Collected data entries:
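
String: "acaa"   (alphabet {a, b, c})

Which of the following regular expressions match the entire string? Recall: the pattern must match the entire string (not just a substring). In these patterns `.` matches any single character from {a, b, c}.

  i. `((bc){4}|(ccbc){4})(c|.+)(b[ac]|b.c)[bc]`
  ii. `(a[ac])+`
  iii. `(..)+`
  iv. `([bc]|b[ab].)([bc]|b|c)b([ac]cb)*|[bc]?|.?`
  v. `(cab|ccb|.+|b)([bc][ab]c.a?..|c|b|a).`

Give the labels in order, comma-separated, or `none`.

ii, iii, v

i → no match
ii → match
iii → match
iv → no match
v → match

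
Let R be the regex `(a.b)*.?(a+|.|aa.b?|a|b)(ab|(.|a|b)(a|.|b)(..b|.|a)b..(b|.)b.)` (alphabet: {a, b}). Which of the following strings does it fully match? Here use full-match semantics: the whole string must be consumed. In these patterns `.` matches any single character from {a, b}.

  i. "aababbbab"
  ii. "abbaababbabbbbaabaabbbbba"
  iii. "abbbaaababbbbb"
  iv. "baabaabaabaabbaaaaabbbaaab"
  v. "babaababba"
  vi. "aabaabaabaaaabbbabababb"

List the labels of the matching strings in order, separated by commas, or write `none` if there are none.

i. "aababbbab" → match
ii → no match
iii → no match
iv → no match
v. "babaababba" → no match
vi → match

i, vi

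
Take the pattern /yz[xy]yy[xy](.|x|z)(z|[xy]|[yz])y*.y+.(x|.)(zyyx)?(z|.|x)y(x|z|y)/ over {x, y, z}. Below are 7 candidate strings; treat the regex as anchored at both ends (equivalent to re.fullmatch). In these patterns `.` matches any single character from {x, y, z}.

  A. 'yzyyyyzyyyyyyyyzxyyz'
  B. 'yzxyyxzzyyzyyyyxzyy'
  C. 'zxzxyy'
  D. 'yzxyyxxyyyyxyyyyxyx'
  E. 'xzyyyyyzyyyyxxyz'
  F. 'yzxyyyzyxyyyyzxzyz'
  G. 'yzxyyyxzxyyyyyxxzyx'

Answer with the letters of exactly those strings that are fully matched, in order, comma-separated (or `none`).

A → match
B → match
C. 'zxzxyy' → no match — must start with 'yz'
D → match
E → no match — must start with 'yz'
F → match
G → match

A, B, D, F, G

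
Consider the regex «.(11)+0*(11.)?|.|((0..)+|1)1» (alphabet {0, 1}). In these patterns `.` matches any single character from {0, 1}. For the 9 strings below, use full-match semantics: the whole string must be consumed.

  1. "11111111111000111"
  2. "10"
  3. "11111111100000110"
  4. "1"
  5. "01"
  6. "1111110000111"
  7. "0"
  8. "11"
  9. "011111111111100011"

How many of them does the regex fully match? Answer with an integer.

5

1 → match
2 → no match
3 → match
4 → match
5 → no match
6 → no match
7 → match
8 → match
9 → no match
Total matched: 5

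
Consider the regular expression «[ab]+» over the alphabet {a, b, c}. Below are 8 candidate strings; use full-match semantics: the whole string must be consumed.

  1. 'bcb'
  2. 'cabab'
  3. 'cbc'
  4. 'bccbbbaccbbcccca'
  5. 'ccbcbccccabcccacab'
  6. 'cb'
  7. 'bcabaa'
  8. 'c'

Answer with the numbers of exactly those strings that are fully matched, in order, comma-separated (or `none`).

none

1 → no match
2 → no match
3 → no match
4 → no match
5 → no match
6 → no match
7 → no match
8 → no match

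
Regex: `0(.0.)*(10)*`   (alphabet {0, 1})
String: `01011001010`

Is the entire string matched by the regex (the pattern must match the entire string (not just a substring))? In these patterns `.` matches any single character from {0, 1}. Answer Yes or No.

Yes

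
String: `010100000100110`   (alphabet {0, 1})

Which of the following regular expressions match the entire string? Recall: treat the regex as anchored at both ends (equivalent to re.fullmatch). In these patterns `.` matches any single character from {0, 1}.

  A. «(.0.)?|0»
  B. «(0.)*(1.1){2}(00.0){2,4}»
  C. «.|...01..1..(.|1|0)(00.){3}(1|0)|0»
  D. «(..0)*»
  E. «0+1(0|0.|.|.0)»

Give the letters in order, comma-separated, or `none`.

A → no match
B → no match
C → no match
D → match
E → no match

D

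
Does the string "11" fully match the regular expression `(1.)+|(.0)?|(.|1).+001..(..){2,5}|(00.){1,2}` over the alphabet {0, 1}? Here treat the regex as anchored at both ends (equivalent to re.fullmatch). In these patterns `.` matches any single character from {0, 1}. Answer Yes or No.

Yes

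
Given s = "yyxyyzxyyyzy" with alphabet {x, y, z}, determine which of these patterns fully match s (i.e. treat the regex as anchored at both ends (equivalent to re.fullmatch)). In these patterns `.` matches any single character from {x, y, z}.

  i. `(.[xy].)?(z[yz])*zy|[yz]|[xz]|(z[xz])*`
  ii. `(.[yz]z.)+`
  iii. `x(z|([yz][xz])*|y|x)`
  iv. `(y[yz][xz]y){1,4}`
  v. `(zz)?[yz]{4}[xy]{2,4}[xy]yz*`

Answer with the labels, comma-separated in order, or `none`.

iv

i → no match
ii → no match
iii → no match — must start with "x"
iv → match
v → no match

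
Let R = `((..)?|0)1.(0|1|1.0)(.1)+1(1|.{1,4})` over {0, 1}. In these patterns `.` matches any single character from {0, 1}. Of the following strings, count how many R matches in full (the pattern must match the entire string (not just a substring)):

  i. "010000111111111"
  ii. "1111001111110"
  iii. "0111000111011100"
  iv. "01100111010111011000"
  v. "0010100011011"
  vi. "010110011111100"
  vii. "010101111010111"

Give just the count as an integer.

i → no match
ii → match
iii → match
iv → match
v → match
vi → match
vii → no match
Total matched: 5

5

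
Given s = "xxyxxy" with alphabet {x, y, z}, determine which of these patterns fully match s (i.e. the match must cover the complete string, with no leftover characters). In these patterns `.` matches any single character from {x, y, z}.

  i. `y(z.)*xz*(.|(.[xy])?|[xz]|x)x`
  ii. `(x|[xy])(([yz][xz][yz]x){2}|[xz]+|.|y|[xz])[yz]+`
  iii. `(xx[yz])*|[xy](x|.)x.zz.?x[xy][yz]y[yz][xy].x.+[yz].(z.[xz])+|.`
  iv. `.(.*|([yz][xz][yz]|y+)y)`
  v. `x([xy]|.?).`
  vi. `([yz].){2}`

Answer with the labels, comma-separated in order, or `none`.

i → no match — must start with "y"
ii → no match
iii → match
iv → match
v → no match
vi → no match

iii, iv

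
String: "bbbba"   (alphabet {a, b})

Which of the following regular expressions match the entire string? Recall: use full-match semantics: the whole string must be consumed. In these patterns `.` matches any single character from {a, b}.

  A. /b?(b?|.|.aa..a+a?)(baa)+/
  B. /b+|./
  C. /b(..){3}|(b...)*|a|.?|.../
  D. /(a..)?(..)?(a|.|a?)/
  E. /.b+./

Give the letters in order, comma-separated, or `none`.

A → no match — must end with "baa"
B → no match
C → no match
D → no match
E → match

E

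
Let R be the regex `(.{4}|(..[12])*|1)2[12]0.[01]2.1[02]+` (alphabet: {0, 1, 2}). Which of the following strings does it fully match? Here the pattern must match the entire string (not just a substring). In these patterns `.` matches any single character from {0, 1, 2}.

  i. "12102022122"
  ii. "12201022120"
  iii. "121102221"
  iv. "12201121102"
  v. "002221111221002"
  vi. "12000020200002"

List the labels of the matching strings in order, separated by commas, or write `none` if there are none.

i, ii, iv

i → match
ii → match
iii → no match
iv → match
v → no match
vi → no match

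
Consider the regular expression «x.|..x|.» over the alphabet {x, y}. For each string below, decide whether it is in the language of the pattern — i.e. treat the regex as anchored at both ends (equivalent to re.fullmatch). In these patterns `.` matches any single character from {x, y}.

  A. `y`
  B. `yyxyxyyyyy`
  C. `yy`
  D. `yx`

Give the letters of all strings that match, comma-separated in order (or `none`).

A

A → match
B → no match
C → no match
D → no match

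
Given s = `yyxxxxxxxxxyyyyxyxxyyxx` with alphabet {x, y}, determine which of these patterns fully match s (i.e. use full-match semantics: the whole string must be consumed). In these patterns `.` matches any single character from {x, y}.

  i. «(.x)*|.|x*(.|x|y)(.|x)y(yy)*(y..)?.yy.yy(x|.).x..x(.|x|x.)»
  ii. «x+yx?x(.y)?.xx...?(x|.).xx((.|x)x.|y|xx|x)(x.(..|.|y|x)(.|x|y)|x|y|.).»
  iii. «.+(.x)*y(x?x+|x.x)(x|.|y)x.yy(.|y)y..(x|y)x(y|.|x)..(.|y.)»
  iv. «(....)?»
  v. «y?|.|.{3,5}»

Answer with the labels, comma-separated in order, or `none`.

i → no match
ii → no match — must start with `x`
iii → match
iv → no match
v → no match

iii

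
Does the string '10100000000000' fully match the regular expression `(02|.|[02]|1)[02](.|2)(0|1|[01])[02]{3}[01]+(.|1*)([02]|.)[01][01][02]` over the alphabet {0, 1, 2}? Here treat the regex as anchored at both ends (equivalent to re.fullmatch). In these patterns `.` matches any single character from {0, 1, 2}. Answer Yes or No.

Yes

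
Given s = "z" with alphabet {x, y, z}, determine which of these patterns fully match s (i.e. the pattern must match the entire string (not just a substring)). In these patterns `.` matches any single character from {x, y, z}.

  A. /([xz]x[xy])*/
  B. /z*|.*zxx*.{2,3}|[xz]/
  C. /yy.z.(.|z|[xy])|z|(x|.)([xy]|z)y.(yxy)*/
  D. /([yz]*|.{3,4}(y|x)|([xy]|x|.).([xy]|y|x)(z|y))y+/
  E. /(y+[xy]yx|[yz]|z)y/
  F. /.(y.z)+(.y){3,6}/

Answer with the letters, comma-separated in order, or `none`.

A → no match
B → match
C → match
D → no match — must end with "y"
E → no match — must end with "y"
F → no match — must end with "y"

B, C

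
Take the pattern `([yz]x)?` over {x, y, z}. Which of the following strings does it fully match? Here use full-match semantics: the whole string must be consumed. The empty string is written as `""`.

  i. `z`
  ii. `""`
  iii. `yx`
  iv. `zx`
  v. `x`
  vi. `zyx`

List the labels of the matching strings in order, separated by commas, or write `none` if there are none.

i. `z` → no match
ii. `""` → match
iii. `yx` → match
iv. `zx` → match
v. `x` → no match
vi. `zyx` → no match

ii, iii, iv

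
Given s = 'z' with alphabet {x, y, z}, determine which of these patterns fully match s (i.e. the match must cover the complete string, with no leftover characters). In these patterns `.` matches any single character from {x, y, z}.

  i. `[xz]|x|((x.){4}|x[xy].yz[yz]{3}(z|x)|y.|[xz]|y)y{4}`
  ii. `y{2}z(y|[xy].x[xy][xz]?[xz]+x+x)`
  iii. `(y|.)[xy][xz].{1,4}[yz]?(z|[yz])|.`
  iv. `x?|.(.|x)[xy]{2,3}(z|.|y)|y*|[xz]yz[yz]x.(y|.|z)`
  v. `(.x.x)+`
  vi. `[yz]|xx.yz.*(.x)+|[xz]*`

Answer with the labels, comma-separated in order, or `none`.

i → match
ii → no match — must start with 'y'
iii → match
iv → no match
v → no match — must end with 'x'
vi → match

i, iii, vi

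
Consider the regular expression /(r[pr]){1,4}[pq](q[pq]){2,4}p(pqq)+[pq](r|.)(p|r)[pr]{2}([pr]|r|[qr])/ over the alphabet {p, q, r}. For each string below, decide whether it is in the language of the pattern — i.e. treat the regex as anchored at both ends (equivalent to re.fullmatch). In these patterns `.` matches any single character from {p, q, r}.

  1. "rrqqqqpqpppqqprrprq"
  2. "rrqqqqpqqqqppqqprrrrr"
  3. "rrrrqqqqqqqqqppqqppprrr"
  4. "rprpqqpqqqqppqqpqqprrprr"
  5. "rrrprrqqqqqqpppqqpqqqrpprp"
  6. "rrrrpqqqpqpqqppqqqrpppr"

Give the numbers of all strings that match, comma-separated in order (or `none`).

1 → match
2 → match
3 → match
4 → match
5 → match
6 → match

1, 2, 3, 4, 5, 6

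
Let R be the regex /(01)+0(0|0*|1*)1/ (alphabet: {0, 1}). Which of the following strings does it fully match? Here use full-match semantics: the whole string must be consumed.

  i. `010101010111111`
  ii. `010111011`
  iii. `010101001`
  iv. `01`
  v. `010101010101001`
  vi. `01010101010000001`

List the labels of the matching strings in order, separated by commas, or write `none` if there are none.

i, iii, v, vi

i → match
ii → no match
iii → match
iv → no match
v → match
vi → match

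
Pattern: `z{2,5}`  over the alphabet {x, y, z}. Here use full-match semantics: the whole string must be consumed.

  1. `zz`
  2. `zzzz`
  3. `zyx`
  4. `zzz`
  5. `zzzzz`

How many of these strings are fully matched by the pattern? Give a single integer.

1 → match
2 → match
3 → no match — must end with `z`
4 → match
5 → match
Total matched: 4

4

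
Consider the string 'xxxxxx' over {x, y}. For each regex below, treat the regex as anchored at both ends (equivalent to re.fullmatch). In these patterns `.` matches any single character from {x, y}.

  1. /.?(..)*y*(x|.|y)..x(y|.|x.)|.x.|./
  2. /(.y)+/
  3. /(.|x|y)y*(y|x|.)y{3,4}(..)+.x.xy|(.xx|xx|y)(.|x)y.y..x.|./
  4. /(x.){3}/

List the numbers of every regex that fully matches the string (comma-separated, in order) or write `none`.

1 → match
2 → no match — must end with 'y'
3 → no match
4 → match

1, 4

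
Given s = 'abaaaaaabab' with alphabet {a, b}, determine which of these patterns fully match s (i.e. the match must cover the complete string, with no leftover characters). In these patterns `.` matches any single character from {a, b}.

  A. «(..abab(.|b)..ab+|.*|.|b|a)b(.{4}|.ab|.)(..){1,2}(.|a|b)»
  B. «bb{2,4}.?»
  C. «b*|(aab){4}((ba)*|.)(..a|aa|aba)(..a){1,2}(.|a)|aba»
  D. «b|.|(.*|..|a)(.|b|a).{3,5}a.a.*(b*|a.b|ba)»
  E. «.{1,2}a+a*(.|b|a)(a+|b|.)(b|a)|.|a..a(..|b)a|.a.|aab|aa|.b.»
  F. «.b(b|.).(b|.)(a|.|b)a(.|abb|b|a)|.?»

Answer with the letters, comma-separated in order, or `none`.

A, D, E

A → match
B → no match — must start with 'bb'
C → no match
D → match
E → match
F → no match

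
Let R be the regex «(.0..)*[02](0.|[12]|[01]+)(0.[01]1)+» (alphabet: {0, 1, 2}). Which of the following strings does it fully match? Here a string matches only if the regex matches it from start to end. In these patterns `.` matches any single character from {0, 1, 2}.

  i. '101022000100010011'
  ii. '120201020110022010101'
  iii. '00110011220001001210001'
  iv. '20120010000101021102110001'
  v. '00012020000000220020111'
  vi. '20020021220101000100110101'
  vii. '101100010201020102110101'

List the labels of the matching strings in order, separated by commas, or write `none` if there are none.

i → match
ii → no match
iii → no match
iv → match
v → match
vi → match
vii → match

i, iv, v, vi, vii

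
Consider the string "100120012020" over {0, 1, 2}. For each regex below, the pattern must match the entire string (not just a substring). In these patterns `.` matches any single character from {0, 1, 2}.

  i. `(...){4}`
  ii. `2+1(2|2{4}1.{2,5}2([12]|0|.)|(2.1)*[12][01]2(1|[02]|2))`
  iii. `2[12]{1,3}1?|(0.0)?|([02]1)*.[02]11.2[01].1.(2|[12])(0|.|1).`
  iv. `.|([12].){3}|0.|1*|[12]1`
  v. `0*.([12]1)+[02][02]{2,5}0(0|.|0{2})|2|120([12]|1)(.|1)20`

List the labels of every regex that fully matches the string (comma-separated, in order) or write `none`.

i → match
ii → no match — must start with "2"
iii → no match
iv → no match
v → no match

i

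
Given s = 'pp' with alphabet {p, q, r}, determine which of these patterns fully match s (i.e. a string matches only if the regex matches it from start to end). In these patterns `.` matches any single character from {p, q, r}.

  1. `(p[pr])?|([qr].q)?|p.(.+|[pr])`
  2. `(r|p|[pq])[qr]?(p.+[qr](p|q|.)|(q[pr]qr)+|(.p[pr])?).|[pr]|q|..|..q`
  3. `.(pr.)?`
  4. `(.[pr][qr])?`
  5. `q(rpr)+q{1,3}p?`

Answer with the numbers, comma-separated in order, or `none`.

1 → match
2 → match
3 → no match
4 → no match
5 → no match — must start with 'qrpr'

1, 2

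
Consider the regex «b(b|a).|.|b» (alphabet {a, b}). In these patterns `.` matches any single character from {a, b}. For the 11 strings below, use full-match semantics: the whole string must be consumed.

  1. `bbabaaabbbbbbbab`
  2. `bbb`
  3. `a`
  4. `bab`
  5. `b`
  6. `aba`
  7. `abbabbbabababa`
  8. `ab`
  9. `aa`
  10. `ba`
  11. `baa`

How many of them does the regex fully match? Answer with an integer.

1 → no match
2. `bbb` → match
3. `a` → match
4. `bab` → match
5. `b` → match
6. `aba` → no match
7 → no match
8. `ab` → no match
9. `aa` → no match
10. `ba` → no match
11. `baa` → match
Total matched: 5

5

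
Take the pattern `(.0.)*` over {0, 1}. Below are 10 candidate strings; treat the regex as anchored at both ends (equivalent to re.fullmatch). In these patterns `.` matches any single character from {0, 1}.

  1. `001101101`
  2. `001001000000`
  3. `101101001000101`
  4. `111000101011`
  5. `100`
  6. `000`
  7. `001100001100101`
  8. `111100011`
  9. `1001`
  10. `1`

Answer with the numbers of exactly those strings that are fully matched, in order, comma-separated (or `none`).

1, 2, 3, 5, 6, 7

1 → match
2 → match
3 → match
4 → no match
5 → match
6 → match
7 → match
8 → no match
9 → no match
10 → no match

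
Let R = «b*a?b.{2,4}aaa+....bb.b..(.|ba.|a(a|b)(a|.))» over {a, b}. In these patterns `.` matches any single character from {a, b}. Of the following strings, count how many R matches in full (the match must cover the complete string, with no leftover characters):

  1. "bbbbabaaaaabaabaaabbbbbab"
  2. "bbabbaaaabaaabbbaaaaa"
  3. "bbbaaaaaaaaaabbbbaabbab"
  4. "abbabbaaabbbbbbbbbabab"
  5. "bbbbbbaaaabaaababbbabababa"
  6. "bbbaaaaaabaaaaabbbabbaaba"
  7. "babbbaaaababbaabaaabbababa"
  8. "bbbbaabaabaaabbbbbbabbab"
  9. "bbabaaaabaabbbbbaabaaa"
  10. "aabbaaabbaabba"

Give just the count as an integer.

1

1 → no match
2 → no match
3 → no match
4 → match
5 → no match
6 → no match
7 → no match
8 → no match
9 → no match
10 → no match
Total matched: 1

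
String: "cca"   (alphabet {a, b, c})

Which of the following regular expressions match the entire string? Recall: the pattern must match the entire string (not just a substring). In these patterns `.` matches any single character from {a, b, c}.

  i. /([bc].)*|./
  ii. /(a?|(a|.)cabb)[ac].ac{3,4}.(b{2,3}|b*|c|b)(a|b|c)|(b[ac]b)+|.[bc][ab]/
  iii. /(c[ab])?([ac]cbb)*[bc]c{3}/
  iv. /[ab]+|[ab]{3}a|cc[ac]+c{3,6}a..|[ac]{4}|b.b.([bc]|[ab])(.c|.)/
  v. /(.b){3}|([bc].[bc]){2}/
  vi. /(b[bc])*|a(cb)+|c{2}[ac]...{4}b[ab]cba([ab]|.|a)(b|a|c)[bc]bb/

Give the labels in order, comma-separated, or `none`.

ii

i → no match
ii → match
iii → no match — must end with "c"
iv → no match
v → no match
vi → no match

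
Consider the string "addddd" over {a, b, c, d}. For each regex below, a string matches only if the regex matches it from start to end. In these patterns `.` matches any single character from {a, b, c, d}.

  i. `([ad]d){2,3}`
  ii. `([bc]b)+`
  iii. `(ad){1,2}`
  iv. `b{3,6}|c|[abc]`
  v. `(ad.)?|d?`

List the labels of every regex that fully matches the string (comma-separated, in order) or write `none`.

i

i → match
ii → no match — must end with "b"
iii → no match — must end with "ad"
iv → no match
v → no match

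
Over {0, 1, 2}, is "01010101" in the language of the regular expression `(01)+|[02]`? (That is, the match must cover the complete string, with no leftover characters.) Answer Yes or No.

Yes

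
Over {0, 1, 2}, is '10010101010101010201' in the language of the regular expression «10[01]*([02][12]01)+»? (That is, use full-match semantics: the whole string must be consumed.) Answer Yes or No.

Yes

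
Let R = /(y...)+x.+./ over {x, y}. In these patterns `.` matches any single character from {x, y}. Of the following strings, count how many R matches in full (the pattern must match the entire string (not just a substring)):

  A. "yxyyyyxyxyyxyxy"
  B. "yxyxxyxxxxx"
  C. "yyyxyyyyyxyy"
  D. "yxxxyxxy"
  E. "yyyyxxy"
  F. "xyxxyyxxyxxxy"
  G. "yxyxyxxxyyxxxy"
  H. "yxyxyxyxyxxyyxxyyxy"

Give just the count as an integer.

A → match
B → match
C → no match
D → no match
E → match
F → no match — must start with "y"
G → no match
H → no match
Total matched: 3

3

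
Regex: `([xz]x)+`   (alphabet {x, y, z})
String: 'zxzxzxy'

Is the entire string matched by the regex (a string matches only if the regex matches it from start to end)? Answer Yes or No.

No

Every match must end with 'x', but 'zxzxzxy' does not.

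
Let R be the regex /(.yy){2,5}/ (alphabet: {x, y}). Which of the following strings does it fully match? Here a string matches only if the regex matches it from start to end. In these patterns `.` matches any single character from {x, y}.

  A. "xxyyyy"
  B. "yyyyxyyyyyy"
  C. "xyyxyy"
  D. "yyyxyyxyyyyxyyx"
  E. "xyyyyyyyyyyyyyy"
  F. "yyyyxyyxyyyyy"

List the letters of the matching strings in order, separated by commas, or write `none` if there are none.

A → no match
B → no match
C → match
D → no match — must end with "yy"
E → match
F → no match

C, E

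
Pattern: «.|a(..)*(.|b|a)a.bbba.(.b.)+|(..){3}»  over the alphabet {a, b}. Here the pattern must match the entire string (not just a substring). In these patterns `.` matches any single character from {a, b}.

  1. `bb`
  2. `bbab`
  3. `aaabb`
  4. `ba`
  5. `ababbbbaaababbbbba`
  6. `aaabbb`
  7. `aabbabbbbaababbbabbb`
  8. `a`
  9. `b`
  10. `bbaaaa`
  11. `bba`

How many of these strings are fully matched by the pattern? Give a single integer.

5

1. `bb` → no match
2. `bbab` → no match
3. `aaabb` → no match
4. `ba` → no match
5 → match
6. `aaabbb` → match
7 → no match
8. `a` → match
9. `b` → match
10. `bbaaaa` → match
11. `bba` → no match
Total matched: 5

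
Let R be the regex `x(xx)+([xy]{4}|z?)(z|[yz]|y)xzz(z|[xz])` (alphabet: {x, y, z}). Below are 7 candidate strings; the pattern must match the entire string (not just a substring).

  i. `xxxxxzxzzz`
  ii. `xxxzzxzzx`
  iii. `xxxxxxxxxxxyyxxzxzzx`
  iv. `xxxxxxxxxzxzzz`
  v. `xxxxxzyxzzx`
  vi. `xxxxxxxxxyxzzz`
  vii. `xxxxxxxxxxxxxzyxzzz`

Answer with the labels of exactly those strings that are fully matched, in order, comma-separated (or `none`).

i, ii, iii, iv, v, vi, vii

i. `xxxxxzxzzz` → match
ii. `xxxzzxzzx` → match
iii → match
iv → match
v. `xxxxxzyxzzx` → match
vi → match
vii → match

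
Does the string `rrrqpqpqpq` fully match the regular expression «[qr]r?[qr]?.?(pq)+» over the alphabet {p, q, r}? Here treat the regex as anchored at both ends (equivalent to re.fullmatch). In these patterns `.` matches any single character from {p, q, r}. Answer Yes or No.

Yes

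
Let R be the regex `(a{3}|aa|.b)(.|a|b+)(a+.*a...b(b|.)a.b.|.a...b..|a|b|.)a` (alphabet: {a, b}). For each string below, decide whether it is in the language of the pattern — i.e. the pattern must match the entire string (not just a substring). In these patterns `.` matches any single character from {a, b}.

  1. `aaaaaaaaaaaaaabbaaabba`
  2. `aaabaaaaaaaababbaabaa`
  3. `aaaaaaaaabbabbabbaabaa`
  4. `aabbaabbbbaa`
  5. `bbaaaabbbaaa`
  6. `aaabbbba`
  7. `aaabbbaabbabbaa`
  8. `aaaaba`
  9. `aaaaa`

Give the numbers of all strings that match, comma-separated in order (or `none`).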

Problem description:
Would you please filter the lines above and copy every one that includes "Recall"?

Response area:
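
Which of the following regular expressions match the entire string? Recall: the pattern must match the entire string (not just a substring). In these patterns `.` matches any single character from {a, b, c}.
Which of the following regular expressions match the entire string? Recall: treat the regex as anchored at both ends (equivalent to re.fullmatch). In these patterns `.` matches any single character from {0, 1}.
Which of the following regular expressions match the entire string? Recall: use full-match semantics: the whole string must be consumed. In these patterns `.` matches any single character from {a, b}.
Which of the following regular expressions match the entire string? Recall: the pattern must match the entire string (not just a substring). In these patterns `.` matches any single character from {a, b, c}.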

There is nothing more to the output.